Aim of the exercise: For each line below with the word "Given", write out a copy.

Task data:
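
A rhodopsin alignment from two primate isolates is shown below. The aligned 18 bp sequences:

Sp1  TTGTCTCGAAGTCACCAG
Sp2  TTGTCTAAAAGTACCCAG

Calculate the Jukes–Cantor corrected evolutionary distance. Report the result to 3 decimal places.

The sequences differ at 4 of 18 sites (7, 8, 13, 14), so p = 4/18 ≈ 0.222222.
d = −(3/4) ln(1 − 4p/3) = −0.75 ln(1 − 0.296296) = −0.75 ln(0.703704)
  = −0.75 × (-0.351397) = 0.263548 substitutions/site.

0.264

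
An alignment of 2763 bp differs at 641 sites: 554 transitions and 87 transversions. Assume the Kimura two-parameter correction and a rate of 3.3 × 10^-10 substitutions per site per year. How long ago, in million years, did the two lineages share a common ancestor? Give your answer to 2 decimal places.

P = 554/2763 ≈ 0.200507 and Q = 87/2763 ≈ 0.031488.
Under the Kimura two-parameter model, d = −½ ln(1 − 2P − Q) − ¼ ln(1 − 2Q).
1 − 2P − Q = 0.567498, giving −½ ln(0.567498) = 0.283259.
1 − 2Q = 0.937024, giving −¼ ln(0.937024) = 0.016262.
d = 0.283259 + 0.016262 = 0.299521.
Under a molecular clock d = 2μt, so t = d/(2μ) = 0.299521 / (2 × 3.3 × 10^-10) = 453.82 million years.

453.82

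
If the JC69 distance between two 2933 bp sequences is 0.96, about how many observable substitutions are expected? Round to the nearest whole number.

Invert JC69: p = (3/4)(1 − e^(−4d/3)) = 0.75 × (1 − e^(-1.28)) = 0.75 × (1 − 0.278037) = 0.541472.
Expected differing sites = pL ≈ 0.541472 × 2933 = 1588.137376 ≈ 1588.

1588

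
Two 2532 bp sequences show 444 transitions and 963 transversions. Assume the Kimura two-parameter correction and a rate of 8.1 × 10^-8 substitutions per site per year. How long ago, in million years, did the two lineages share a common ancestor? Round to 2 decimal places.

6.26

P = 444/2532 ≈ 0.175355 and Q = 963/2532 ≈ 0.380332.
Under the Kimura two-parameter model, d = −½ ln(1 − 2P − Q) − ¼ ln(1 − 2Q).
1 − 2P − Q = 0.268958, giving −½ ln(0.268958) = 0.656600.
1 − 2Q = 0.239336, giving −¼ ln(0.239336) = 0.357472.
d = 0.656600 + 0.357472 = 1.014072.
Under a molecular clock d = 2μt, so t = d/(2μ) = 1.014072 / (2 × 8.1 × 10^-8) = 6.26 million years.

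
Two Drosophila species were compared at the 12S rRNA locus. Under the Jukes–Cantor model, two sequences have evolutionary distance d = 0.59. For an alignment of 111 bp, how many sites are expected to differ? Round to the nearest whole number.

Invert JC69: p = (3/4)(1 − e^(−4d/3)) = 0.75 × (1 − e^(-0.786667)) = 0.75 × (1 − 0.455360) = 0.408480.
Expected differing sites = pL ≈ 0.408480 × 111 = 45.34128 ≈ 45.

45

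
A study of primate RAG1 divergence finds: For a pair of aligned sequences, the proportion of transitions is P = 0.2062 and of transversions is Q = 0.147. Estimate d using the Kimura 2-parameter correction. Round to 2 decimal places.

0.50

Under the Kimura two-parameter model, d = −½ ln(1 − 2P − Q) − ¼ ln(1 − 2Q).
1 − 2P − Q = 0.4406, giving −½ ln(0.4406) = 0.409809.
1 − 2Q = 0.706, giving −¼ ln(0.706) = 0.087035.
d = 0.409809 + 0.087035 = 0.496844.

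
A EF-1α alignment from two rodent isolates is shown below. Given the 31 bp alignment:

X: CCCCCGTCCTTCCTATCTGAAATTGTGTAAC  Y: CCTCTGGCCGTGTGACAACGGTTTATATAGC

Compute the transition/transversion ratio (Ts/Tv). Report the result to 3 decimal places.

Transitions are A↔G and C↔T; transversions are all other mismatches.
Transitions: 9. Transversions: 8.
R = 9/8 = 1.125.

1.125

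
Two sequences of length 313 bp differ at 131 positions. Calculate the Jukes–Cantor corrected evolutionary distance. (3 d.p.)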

---

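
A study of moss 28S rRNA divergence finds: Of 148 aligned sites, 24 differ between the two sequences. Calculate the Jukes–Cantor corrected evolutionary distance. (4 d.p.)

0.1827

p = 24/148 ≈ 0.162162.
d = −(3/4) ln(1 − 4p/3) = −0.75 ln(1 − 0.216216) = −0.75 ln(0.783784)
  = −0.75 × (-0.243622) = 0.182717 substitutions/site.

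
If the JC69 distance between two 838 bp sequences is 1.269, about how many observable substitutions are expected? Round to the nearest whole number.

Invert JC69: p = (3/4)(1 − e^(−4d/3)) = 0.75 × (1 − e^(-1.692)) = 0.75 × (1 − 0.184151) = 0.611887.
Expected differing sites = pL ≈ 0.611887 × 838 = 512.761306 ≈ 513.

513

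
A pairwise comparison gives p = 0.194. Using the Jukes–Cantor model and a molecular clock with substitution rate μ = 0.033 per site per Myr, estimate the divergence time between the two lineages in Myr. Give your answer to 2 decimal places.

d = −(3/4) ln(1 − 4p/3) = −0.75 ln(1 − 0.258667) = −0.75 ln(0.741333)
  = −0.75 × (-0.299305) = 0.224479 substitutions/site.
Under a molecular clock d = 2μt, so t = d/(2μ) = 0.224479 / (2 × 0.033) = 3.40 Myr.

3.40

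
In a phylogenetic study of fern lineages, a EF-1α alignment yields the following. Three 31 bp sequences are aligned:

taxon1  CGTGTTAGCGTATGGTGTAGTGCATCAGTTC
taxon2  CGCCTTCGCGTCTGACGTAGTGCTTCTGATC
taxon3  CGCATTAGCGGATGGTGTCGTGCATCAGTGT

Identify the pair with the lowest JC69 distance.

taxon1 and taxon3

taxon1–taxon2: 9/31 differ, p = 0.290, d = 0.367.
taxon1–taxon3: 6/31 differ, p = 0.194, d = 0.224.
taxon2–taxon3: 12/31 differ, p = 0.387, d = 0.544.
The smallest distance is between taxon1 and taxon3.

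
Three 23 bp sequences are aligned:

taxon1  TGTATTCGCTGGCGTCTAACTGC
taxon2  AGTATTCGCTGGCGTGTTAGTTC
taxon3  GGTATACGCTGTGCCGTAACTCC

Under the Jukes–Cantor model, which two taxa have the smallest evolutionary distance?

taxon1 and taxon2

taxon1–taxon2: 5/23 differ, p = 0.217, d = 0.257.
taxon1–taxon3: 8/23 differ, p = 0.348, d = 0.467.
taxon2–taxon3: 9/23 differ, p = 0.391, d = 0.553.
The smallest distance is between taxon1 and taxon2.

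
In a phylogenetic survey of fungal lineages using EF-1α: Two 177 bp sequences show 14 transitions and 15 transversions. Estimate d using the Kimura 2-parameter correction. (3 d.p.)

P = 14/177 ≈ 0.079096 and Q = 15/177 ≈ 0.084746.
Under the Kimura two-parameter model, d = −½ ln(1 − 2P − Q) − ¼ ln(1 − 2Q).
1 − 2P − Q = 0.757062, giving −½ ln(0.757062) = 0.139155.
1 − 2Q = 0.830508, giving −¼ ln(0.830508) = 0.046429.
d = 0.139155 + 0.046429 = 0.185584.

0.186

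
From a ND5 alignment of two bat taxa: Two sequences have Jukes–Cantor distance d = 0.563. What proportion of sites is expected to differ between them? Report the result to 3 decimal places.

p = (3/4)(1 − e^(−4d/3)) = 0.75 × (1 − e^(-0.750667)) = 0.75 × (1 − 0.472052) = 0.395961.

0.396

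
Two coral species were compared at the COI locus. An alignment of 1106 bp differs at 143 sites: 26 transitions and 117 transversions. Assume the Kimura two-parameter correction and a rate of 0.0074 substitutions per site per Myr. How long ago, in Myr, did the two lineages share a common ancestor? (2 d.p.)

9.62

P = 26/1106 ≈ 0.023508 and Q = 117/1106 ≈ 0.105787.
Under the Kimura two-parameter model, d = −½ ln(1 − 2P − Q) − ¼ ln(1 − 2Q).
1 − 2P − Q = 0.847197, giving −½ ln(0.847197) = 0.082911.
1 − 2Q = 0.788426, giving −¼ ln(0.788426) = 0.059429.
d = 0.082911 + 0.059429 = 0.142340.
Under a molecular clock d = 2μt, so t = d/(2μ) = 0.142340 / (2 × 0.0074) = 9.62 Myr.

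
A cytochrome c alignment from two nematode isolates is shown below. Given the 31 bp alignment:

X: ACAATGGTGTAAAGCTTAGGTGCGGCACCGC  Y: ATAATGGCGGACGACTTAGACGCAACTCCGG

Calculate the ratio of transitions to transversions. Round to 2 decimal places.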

==

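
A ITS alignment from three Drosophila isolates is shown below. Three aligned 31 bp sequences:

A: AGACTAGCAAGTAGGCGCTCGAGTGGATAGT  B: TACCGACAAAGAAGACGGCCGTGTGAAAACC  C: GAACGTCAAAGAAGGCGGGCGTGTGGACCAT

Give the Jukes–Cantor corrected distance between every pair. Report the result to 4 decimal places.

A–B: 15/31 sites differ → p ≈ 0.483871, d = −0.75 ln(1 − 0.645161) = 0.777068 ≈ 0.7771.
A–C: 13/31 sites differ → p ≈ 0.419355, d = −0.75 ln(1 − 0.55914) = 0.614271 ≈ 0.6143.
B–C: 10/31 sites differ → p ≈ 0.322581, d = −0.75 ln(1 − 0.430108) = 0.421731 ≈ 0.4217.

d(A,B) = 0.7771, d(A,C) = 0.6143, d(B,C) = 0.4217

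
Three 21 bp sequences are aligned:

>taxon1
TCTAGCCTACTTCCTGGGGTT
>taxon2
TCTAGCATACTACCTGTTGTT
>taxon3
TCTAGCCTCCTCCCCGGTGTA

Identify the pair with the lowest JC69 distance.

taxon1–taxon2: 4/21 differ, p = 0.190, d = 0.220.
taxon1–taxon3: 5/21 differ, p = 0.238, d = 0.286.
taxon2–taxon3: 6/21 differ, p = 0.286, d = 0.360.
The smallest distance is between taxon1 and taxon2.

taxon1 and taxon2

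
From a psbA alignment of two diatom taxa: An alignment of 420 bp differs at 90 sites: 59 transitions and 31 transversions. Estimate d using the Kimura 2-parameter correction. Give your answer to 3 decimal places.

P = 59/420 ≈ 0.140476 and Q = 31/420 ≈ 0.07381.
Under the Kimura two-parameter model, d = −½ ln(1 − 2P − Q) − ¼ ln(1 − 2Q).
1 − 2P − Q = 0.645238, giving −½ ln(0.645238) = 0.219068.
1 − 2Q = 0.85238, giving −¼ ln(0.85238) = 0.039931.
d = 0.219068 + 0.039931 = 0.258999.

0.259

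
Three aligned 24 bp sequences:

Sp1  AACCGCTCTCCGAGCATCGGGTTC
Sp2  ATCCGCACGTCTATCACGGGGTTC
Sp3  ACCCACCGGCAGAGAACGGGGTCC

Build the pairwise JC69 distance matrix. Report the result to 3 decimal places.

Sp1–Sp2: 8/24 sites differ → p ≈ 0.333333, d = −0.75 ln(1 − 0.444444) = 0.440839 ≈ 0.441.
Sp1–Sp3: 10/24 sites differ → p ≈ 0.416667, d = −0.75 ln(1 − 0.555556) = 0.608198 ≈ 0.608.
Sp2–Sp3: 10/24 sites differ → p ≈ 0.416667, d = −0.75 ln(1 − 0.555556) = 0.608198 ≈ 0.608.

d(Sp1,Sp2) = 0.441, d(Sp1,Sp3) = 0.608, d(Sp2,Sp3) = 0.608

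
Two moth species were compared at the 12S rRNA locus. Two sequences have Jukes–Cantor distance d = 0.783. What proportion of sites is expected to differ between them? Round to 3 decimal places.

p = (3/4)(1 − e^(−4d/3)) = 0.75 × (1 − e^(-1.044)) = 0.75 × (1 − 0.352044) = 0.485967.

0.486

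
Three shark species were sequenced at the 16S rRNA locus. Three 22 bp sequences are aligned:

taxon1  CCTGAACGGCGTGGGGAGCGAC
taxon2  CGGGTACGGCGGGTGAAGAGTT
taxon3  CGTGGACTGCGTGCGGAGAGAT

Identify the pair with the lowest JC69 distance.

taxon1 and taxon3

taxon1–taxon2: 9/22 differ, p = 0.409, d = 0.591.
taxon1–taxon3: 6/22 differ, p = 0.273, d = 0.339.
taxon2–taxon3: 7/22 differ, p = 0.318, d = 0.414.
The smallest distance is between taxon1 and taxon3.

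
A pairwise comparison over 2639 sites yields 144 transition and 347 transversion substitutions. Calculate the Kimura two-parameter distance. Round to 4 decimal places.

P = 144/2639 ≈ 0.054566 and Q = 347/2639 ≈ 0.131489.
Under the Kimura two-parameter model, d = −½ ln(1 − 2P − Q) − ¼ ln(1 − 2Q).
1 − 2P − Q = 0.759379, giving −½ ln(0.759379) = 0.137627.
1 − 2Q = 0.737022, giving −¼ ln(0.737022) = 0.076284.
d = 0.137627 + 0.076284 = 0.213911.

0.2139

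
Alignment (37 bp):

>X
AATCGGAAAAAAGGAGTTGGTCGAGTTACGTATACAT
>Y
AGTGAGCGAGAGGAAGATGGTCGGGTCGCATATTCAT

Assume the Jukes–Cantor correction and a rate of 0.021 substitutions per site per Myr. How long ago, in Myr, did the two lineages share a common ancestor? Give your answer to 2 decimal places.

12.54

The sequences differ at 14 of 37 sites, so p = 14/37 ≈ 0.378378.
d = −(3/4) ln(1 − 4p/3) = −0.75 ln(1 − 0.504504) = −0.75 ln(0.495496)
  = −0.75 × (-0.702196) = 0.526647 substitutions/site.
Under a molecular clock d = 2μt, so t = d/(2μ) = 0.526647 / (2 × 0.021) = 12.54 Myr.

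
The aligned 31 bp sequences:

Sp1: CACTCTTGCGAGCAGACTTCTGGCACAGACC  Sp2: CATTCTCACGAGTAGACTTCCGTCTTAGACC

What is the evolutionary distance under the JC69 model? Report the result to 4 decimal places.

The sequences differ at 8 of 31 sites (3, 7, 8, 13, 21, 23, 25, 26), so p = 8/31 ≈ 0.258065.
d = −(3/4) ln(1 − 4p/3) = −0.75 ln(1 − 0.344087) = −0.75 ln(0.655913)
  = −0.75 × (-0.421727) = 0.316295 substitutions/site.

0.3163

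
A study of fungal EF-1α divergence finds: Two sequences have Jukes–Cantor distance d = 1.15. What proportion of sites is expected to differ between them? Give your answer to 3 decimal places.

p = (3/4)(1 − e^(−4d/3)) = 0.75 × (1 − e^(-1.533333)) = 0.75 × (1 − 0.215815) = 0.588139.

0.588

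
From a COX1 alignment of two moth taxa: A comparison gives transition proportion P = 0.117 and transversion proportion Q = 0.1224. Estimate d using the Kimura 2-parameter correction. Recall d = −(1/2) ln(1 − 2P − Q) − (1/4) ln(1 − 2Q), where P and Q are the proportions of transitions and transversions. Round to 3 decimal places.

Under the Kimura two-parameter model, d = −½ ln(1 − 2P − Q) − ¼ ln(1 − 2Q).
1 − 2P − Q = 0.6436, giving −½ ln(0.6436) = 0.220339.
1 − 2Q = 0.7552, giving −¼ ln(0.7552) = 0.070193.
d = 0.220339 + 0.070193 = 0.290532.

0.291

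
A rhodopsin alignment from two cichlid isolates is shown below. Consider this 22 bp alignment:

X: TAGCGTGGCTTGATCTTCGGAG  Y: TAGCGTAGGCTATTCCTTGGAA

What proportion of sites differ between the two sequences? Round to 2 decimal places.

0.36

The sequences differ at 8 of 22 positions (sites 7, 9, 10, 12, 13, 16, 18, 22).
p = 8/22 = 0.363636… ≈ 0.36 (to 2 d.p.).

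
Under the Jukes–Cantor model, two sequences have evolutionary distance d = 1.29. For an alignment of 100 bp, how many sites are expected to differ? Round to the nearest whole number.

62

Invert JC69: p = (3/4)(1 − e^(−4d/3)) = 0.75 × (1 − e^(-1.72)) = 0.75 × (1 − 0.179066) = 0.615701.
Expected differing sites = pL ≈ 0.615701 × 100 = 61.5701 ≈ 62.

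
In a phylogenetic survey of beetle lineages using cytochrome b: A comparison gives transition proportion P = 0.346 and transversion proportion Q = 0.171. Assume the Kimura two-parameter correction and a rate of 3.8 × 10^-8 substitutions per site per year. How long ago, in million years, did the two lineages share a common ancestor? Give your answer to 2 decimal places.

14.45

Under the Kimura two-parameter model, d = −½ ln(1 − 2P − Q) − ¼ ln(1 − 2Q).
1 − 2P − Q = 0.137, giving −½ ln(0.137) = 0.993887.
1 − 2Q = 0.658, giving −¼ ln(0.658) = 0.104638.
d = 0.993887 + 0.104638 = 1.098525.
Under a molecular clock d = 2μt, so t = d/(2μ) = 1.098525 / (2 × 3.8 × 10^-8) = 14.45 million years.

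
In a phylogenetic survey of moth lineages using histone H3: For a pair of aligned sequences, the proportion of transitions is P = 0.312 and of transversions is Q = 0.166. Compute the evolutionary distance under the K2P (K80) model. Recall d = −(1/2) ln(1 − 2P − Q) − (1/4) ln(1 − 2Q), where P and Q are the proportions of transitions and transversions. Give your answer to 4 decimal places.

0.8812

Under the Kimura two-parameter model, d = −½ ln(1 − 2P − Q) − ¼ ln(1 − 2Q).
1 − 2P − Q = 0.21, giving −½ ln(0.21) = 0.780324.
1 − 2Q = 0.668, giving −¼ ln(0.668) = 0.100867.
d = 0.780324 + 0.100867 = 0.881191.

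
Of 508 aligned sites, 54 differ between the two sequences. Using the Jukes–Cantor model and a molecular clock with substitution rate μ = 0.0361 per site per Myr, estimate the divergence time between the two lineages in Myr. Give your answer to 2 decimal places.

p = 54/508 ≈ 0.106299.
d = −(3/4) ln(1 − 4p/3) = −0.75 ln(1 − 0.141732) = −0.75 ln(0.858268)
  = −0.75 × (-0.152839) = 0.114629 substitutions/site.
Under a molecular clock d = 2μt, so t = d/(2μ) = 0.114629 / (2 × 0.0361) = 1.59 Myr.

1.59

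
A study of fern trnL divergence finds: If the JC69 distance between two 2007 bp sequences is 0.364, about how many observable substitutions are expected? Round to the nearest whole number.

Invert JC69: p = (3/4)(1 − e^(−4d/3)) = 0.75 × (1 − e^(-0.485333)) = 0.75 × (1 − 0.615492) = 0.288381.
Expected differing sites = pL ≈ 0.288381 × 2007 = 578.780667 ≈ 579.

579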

Response:
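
A EF-1α alignment from two rodent isolates is shown below. Given the 31 bp alignment:
A cytochrome c alignment from two nematode isolates is shown below. Given the 31 bp alignment: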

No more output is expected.